_What to produce:_
Look over the listing below and work out how many lines have the word "international". Write only that number.
─── Data supplied
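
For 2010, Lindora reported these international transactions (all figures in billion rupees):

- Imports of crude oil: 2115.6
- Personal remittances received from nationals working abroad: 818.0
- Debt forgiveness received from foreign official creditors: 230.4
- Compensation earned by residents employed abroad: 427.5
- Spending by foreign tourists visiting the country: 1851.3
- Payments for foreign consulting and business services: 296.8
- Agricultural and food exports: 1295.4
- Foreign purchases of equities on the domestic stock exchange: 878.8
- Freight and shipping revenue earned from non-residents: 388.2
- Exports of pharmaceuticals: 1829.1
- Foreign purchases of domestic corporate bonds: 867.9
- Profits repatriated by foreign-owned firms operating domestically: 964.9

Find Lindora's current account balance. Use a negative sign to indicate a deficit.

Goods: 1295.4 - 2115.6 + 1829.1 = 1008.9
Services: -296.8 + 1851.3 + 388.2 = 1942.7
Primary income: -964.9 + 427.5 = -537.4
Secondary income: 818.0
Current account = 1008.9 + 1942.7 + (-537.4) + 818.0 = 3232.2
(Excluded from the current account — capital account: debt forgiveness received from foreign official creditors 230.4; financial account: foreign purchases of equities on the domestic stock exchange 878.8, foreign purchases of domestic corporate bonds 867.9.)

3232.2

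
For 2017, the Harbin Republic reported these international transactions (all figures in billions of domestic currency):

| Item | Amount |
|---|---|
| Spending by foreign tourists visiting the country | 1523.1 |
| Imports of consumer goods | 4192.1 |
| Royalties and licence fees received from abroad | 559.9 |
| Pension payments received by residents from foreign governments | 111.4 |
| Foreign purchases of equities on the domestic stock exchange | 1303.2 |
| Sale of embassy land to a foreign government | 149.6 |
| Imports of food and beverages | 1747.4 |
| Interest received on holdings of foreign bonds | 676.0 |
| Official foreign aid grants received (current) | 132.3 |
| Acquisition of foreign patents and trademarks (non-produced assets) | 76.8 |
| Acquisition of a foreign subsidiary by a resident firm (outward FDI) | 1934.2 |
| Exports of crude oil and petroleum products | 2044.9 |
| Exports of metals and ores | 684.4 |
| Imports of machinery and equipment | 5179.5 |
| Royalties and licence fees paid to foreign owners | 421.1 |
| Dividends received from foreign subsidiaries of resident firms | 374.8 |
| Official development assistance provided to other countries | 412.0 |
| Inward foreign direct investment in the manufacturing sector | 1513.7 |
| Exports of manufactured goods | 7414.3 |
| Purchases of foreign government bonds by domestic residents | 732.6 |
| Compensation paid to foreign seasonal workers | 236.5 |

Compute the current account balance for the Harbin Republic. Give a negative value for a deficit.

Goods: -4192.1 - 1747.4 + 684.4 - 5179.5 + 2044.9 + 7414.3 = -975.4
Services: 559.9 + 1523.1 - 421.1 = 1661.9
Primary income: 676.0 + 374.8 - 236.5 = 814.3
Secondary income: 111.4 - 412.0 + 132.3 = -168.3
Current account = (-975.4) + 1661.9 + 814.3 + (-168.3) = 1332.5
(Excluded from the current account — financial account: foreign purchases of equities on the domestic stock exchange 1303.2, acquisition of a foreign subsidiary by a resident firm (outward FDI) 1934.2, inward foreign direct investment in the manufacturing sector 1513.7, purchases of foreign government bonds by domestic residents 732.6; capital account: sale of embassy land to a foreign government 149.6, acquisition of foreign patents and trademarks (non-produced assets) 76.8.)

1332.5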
──────
─── Data supplied
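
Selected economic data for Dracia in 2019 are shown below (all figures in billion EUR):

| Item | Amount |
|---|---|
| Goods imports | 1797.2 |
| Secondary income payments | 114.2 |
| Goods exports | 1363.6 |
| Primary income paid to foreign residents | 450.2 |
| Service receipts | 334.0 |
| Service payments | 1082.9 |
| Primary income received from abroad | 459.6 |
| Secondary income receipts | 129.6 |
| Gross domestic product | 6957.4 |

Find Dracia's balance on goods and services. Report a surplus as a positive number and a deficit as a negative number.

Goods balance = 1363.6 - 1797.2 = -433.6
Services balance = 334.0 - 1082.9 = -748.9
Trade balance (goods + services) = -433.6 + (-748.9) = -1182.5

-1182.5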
──────
─── Data supplied
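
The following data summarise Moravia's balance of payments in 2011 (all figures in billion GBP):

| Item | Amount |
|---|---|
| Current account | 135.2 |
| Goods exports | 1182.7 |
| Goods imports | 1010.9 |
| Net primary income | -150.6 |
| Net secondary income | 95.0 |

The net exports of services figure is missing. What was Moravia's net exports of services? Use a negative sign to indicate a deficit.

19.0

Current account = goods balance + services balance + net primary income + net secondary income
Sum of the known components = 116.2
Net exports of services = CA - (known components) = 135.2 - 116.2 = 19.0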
──────
_Task answer:_
2